#### TASK GOAL:
Each line in the entries below that contains the word "tableau" counts once. Report how many there are and nothing more.

#### RECORDS SUPPLIED:

● ● ● ●

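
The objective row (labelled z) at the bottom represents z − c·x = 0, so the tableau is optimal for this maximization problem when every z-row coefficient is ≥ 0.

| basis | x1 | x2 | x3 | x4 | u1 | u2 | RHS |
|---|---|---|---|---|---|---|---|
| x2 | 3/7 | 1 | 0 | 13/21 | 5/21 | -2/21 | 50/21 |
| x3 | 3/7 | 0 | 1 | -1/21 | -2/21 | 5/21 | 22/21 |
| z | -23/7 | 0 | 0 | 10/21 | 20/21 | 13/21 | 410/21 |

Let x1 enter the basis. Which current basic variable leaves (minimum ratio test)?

Column x1 entries and ratios — x2: (50/21)/(3/7) = 50/9; x3: (22/21)/(3/7) = 22/9.
Smallest ratio is 22/9 in the row of x3, so x3 leaves.

x3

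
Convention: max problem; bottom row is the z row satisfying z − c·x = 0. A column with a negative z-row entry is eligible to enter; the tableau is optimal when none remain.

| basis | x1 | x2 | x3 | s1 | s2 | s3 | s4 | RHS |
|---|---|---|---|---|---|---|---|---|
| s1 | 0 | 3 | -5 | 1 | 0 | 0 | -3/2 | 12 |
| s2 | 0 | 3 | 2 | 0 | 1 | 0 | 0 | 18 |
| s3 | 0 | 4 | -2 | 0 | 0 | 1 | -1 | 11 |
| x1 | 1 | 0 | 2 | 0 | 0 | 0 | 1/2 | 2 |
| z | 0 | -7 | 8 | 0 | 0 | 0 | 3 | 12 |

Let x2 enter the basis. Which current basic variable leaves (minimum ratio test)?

Column x2 entries and ratios — s1: 12/3 = 4; s2: 18/3 = 6; s3: 11/4 = 11/4; x1: 0 ≤ 0, skip.
Smallest ratio is 11/4 in the row of s3, so s3 leaves.

s3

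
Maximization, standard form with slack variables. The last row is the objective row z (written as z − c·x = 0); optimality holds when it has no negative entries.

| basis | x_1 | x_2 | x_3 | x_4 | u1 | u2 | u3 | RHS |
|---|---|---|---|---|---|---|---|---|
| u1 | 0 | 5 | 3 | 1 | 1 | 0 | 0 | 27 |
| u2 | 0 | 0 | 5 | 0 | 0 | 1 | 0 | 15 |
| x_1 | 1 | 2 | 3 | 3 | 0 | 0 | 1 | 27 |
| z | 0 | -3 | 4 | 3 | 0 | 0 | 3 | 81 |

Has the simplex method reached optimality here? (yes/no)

no

The z-row has a negative entry -3 in column x_2, so it is not optimal.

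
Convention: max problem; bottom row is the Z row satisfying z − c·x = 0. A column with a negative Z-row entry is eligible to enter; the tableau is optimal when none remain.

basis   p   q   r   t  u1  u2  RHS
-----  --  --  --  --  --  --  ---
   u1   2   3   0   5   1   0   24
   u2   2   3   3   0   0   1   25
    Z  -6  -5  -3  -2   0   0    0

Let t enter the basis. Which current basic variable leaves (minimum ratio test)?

Column t entries and ratios — u1: 24/5 = 24/5; u2: 0 ≤ 0, skip.
Smallest ratio is 24/5 in the row of u1, so u1 leaves.

u1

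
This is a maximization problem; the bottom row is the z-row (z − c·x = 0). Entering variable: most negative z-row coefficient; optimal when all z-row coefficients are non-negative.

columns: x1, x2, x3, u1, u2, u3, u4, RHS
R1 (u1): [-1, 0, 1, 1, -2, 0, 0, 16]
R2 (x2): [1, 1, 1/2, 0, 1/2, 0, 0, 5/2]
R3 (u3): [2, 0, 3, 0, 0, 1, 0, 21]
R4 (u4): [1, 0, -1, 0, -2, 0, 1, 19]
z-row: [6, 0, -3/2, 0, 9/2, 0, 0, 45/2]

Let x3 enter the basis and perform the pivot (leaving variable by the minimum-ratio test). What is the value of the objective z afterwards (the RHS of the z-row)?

30

Ratio test on column x3 — row 1: 16/1 = 16; row 2: (5/2)/(1/2) = 5; row 3: 21/3 = 7; row 4: entry -1 ≤ 0. Minimum is 5 at row 2 (x2 leaves); pivot element 1/2.
Pivot on row 2; the z-row RHS becomes 45/2 − (-3/2)·5 = 30.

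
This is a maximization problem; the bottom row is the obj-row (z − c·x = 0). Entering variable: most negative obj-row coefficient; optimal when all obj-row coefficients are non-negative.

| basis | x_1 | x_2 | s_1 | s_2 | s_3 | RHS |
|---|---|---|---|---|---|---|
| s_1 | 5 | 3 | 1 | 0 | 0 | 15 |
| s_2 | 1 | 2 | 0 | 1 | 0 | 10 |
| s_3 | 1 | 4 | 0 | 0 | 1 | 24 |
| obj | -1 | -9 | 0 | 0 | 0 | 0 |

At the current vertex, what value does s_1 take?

15

s_1 is basic (row 1); its value is the RHS of that row, 15.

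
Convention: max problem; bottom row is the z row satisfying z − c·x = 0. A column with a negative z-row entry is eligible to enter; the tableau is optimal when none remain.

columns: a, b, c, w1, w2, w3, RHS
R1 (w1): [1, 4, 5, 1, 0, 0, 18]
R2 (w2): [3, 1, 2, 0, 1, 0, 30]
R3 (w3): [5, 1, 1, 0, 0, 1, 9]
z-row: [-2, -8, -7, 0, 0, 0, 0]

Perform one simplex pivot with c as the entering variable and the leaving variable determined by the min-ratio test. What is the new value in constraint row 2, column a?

Ratio test on column c — row 1: 18/5 = 18/5; row 2: 30/2 = 15; row 3: 9/1 = 9. Minimum is 18/5 at row 1 (w1 leaves); pivot element 5.
Divide row 1 by 5; eliminate column c from the other rows.
Row 2 update in column a: 3 − 2·(1/5) = 13/5.

13/5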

● ● ● ●

#### TASK SOLUTION:
4